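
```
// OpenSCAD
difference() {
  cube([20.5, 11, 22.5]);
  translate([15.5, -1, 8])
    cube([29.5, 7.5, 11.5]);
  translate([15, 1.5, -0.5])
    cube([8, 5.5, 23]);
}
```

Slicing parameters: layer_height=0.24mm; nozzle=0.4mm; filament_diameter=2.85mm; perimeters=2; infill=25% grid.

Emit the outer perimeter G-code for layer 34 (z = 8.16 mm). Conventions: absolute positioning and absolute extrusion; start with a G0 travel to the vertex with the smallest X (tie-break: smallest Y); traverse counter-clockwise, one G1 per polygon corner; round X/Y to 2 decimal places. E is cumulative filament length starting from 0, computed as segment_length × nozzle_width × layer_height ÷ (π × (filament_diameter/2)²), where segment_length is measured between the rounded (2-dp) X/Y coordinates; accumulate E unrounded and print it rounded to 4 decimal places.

At z = 8.16 mm: the 20.5×11 cube contributes its full rectangle; the cube at (15.5, -1) is present — its section is the full 29.5×7.5 rectangle; the 8×5.5 cube at (15, 1.5) contributes its full rectangle; Taking the first minus the rest: starting from the 20.5×11 cube, the 29.5×7.5 cube at (15.5, -1) partially overlaps it — only the 32.50 mm² overlap (of its 221.25 mm²) is removed, clipping the outline; the 8×5.5 cube at (15, 1.5) partially overlaps it — only the 5.25 mm² overlap (of its 44.00 mm²) is removed, clipping the outline — 1 connected region. The outline is a single polygon with 8 vertices. Extrusion per mm of travel: 0.4 × 0.24 / (π × 1.425²) = 0.015048. Accumulating E over each segment gives final E = 0.9631.

G0 X0.00 Y0.00 Z8.16
G1 X15.50 Y0.00 E0.2333
G1 X15.50 Y1.50 E0.2558
G1 X15.00 Y1.50 E0.2633
G1 X15.00 Y7.00 E0.3461
G1 X20.50 Y7.00 E0.4289
G1 X20.50 Y11.00 E0.4891
G1 X0.00 Y11.00 E0.7976
G1 X0.00 Y0.00 E0.9631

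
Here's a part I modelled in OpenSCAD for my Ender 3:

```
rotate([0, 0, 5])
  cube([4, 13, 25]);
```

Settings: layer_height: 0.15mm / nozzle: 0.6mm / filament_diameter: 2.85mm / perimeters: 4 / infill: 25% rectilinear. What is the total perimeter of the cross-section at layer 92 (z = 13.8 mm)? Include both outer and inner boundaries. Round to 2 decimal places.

At z = 13.8 mm: the cube is present — its section is the full 4×13 rectangle (perimeter 34.00 mm); (rotated 5° about Z; rotation is an isometry so areas/perimeters/island counts are preserved). Overall, the cross-section is a single solid region. Total boundary length (outer) = 34.00 mm.

34.00 mm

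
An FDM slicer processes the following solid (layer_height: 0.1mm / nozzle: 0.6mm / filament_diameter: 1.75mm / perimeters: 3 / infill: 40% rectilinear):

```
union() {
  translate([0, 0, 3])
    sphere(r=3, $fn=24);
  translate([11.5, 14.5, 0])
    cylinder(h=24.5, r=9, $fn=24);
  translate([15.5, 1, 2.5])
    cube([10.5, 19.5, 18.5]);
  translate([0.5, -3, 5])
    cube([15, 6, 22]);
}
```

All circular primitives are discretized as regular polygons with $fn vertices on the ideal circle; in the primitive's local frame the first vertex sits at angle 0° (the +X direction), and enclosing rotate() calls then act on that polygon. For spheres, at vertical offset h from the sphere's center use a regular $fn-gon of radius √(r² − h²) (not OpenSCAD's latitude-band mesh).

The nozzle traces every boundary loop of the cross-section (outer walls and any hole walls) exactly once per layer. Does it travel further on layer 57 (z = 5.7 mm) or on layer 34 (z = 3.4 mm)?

Layer 57 (z = 5.7): the sphere: section is a regular 24-gon, circumradius = √(r²−h²) = √(3²−2.7²) = 1.308 (perimeter = 2·24·1.308·sin(180°/24) = 8.19 mm); the r=9 cylinder at (11.5, 14.5) gives a regular 24-gon of circumradius 9 (constant along its height) (perimeter = 2·24·9.000·sin(180°/24) = 56.39 mm); the cube at (15.5, 1) is present — its section is the full 10.5×19.5 rectangle (perimeter 60.00 mm); the cube at (0.5, -3) is present — its section is the full 15×6 rectangle (perimeter 42.00 mm); Combining (union): the regions partially overlap (shared area 55.06 mm²), so the edge portions inside another operand are dropped and the merged outline is re-measured after clipping — boundary = 123.95 mm. So its perimeter = 123.95 mm. Layer 34 (z = 3.4): the sphere: section is a regular 24-gon, circumradius = √(r²−h²) = √(3²−0.4²) = 2.973 (perimeter = 2·24·2.973·sin(180°/24) = 18.63 mm); the r=9 cylinder at (11.5, 14.5) contributes a regular 24-gon of circumradius 9 (perimeter = 2·24·9.000·sin(180°/24) = 56.39 mm); the cube at (15.5, 1) (footprint 10.5×19.5) is included at this height (perimeter 60.00 mm); the cube at (0.5, -3) is absent (z outside [5, 27]); Combining (union): the regions partially overlap (shared area 53.67 mm²), so the edge portions inside another operand are dropped and the merged outline is re-measured after clipping — boundary = 101.84 mm. So its perimeter = 101.84 mm. Layer 57 is larger (123.95 vs 101.84 mm).

layer 57 (z = 5.7 mm)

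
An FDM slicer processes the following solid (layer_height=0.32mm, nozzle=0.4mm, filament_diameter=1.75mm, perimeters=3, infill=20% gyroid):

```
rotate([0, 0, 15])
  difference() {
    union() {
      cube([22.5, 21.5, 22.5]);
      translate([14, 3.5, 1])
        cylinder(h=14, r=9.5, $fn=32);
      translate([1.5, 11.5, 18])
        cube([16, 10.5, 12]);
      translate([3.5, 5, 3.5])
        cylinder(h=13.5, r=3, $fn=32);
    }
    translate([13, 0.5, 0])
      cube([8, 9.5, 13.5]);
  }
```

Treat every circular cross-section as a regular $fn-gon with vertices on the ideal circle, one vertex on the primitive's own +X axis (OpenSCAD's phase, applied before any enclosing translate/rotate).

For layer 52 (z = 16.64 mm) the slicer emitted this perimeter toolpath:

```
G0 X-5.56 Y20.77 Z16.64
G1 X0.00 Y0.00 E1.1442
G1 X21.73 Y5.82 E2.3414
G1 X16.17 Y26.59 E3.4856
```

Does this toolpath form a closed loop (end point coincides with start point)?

no

Start point (G0): (-5.56, 20.77). End point (last G1): the path does not return to the start — open.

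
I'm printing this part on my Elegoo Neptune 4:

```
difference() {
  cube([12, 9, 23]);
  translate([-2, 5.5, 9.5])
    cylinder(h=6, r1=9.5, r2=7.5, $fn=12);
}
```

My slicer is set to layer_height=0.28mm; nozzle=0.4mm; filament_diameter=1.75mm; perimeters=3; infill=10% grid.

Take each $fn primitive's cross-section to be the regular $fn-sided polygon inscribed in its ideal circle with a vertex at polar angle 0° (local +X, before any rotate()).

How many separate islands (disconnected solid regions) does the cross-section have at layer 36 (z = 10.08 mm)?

1

At z = 10.08 mm: the cube is present — its section is the full 12×9 rectangle; the cone at (-2, 5.5) (r1=9.5→r2=7.5) has section circumradius 9.307 here — a regular 12-gon; After the difference (first − rest): starting from the 12×9 cube, the cone at (-2, 5.5) partially overlaps it — only the 59.80 mm² overlap (of its 259.84 mm²) is removed, clipping the outline — 1 connected region. Overall, the cross-section is a single solid region. Island count = 1.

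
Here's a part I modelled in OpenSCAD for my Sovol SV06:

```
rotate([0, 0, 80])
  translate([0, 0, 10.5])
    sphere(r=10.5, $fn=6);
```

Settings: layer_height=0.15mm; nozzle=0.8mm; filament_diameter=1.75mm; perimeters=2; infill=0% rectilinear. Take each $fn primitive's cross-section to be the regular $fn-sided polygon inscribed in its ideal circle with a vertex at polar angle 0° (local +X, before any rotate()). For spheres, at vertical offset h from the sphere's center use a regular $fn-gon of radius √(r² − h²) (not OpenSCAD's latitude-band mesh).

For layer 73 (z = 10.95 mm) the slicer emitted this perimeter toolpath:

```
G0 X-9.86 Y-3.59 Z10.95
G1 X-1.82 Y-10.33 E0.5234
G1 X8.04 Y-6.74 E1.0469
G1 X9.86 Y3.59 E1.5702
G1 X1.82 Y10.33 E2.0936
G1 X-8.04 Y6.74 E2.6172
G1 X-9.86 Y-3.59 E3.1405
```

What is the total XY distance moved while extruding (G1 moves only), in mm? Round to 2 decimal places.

62.95 mm

Sum the Euclidean lengths of each G1 segment: total = 62.95 mm.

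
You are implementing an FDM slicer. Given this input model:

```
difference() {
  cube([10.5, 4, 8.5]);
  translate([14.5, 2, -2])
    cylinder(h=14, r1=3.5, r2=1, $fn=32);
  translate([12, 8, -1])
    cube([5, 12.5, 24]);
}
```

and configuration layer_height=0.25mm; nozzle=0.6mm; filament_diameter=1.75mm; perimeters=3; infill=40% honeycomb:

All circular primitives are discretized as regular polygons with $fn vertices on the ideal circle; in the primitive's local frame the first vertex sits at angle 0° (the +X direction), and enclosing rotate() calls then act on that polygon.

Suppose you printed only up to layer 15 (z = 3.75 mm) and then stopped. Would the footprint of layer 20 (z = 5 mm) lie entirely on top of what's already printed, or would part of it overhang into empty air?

Compare the two slices. At z = 3.75: the cube is present — its section is the full 10.5×4 rectangle (area 42.00 mm²); the cone at (14.5, 2) contributes a regular 32-gon of circumradius 2.473 (interpolated between r1=3.5 and r2=1 at t=0.411) (area = (32/2)·2.473²·sin(360°/32) = 19.09 mm²); the cube at (12, 8) (footprint 5×12.5) is included at this height (area 62.50 mm²); Subtracting the remaining from the first: starting from the 10.5×4 cube (42.00 mm²), the cone at (14.5, 2) misses the remaining region (no effect); the 5×12.5 cube at (12, 8) misses the remaining region (no effect) — area = 42.00 mm². At z = 5: the cube is present — its section is the full 10.5×4 rectangle (area 42.00 mm²); the cone at (14.5, 2) contributes a regular 32-gon of circumradius 2.250 (interpolated between r1=3.5 and r2=1 at t=0.500) (area = (32/2)·2.250²·sin(360°/32) = 15.80 mm²); the cube at (12, 8) is present — its section is the full 5×12.5 rectangle (area 62.50 mm²); After the difference (first − rest): starting from the 10.5×4 cube (42.00 mm²), the cone at (14.5, 2) misses the remaining region (no effect); the 5×12.5 cube at (12, 8) misses the remaining region (no effect) — area = 42.00 mm². Checking containment: the cross-section at z = 5 is a subset of the cross-section at z = 3.75.

entirely on top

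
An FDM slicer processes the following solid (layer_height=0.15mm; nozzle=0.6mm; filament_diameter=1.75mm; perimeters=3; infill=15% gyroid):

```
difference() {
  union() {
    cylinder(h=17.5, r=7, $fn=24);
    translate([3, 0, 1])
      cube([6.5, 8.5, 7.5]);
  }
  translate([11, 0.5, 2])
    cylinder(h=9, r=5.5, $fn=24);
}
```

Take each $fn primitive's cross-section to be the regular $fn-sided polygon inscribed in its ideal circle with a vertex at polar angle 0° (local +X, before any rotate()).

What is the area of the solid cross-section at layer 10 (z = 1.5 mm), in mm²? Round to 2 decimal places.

At z = 1.5 mm: the r=7 cylinder contributes a regular 24-gon of circumradius 7 (area = (24/2)·7.000²·sin(360°/24) = 152.19 mm²); the cube at (3, 0) is present — its section is the full 6.5×8.5 rectangle (area 55.25 mm²); Taking the union: the regions partially overlap — summed areas 207.44 mm² minus the doubly-counted overlap 17.84 mm² gives 189.60 mm² — area = 189.60 mm²; the cylinder at (11, 0.5) does not reach this height (z outside [2, 11]); After the difference (first − rest): none of the subtracted shapes is present at this height, so the result so far is unchanged — area = 189.60 mm². Overall, the cross-section is a single solid region. Net area = 189.60 mm².

189.60 mm²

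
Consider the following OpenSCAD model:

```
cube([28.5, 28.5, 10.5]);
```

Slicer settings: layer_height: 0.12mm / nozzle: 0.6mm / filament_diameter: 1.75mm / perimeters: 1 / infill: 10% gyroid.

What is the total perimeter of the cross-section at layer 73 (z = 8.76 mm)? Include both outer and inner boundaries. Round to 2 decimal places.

114.00 mm

At z = 8.76 mm: the 28.5×28.5 cube contributes its full rectangle (perimeter 114.00 mm). Overall, the cross-section is a single solid region. Total boundary length (outer) = 114.00 mm.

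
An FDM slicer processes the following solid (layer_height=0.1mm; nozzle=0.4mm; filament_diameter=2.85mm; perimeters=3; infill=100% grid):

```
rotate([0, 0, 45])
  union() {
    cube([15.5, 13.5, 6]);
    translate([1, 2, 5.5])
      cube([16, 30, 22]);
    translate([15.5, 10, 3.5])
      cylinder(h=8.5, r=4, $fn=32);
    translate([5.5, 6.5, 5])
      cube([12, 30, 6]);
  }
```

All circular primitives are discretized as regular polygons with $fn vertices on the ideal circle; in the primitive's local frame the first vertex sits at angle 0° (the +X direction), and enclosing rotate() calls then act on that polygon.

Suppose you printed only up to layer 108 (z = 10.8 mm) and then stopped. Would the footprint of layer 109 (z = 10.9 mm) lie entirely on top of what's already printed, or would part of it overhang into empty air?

entirely on top

Compare the two slices. At z = 10.8: the cube does not reach this height (z outside [0, 6]); the 16×30 cube at (1, 2) contributes its full rectangle (area 480.00 mm²); the cylinder at (15.5, 10): section is a regular 32-gon, circumradius r=4 (area = (32/2)·4.000²·sin(360°/32) = 49.94 mm²); the cube at (5.5, 6.5) (footprint 12×30) is included at this height (area 360.00 mm²); Merging all regions: the regions partially overlap — summed areas 889.94 mm² minus the doubly-counted overlap 333.43 mm² gives 556.51 mm² — area = 556.51 mm²; (rotated 45° about Z; rotation is an isometry so areas/perimeters/island counts are preserved). At z = 10.9: the cube is not intersected at this z (z outside [0, 6]); the cube at (1, 2) is present — its section is the full 16×30 rectangle (area 480.00 mm²); the r=4 cylinder at (15.5, 10) contributes a regular 32-gon of circumradius 4 (area = (32/2)·4.000²·sin(360°/32) = 49.94 mm²); the cube at (5.5, 6.5) is present — its section is the full 12×30 rectangle (area 360.00 mm²); Merging all regions: the regions partially overlap — summed areas 889.94 mm² minus the doubly-counted overlap 333.43 mm² gives 556.51 mm² — area = 556.51 mm²; (rotated 45° about Z; rotation is an isometry so areas/perimeters/island counts are preserved). Checking containment: the cross-section at z = 10.9 is a subset of the cross-section at z = 10.8.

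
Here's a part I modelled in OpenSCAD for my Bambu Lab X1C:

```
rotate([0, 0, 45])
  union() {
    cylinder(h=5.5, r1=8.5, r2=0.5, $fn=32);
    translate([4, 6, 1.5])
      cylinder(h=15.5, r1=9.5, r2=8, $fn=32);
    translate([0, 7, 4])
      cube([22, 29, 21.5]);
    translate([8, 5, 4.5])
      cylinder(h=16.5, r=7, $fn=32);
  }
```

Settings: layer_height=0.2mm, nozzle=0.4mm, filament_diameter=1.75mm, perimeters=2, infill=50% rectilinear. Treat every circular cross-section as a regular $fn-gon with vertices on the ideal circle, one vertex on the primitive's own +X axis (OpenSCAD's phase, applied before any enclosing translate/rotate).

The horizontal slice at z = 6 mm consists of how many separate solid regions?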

====

Once the line containing "Slicing parameters: layer_height=0.24mm;" has been written out, please stop; every line before it, back to the first line of the records above, should be given exactly.

• **OUTPUT OF THE EXERCISE**
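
```
// OpenSCAD
difference() {
  cube([20.5, 11, 22.5]);
  translate([15.5, -1, 8])
    cube([29.5, 7.5, 11.5]);
  translate([15, 1.5, -0.5])
    cube([8, 5.5, 23]);
}
```

Slicing parameters: layer_height=0.24mm; nozzle=0.4mm; filament_diameter=2.85mm; perimeters=2; infill=25% grid.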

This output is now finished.